_Problem statement_
Copy each line of the entries below that contains the string "hypothetical".

###

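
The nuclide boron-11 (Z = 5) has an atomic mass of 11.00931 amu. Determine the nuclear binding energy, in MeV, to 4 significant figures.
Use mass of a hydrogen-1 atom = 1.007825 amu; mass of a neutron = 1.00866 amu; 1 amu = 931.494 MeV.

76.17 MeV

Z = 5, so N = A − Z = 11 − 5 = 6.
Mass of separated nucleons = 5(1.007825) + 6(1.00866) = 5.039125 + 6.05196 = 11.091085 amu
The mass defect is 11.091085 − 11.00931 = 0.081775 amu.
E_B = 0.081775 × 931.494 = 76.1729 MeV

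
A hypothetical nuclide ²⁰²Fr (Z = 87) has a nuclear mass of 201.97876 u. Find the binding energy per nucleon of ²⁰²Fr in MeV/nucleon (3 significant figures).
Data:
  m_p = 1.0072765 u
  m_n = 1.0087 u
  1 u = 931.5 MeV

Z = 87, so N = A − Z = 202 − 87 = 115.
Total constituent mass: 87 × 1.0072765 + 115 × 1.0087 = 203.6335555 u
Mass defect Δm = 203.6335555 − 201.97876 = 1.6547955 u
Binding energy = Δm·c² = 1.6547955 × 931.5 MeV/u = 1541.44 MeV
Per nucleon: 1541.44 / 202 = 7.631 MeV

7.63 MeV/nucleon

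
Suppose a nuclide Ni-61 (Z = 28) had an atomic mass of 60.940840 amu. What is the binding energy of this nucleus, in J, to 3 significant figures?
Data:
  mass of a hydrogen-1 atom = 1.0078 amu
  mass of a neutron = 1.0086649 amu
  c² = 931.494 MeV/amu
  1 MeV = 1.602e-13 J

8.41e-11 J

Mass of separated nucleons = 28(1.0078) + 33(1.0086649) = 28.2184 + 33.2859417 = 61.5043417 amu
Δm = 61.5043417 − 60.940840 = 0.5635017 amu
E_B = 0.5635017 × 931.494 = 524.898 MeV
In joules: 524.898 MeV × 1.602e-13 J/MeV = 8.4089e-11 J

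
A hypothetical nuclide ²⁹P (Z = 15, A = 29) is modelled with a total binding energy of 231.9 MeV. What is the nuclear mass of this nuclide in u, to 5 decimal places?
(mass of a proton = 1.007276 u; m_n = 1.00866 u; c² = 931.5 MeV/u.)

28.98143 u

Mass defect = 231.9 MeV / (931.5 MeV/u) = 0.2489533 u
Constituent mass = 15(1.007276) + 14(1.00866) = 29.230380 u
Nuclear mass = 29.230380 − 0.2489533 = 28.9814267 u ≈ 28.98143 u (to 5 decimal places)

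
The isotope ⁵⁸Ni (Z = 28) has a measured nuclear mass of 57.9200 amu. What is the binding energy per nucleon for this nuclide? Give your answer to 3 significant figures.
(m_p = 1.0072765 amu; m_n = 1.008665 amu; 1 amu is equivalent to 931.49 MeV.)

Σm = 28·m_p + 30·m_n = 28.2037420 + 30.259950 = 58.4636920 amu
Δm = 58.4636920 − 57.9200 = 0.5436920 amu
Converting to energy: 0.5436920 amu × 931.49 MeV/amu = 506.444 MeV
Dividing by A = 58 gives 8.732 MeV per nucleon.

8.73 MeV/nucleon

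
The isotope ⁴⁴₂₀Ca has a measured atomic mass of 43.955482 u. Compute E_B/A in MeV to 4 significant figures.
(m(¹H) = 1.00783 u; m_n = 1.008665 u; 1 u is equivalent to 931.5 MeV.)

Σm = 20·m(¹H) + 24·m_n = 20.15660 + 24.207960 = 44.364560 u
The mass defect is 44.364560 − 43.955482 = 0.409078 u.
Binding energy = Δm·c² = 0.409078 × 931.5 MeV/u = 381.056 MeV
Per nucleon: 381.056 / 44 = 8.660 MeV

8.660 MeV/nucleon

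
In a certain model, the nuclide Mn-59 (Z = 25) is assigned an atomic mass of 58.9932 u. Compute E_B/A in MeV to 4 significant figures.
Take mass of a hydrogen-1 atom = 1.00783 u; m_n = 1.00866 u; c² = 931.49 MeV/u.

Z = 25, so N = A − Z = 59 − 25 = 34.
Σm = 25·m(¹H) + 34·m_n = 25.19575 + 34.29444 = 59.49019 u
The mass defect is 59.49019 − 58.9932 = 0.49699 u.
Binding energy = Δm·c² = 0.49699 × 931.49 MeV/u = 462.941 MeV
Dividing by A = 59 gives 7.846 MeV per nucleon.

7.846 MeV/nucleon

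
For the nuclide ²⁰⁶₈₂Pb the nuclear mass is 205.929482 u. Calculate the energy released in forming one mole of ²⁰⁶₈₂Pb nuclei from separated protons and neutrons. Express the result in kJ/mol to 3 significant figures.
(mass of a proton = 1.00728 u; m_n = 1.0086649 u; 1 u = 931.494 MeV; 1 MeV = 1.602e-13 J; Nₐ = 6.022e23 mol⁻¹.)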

###

_Solution to this exercise_
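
A hypothetical nuclide ²⁰²Fr (Z = 87) has a nuclear mass of 201.97876 u. Find the binding energy per nucleon of ²⁰²Fr in MeV/nucleon (3 significant figures).
A hypothetical nuclide ²⁹P (Z = 15, A = 29) is modelled with a total binding energy of 231.9 MeV. What is the nuclear mass of this nuclide in u, to 5 decimal places?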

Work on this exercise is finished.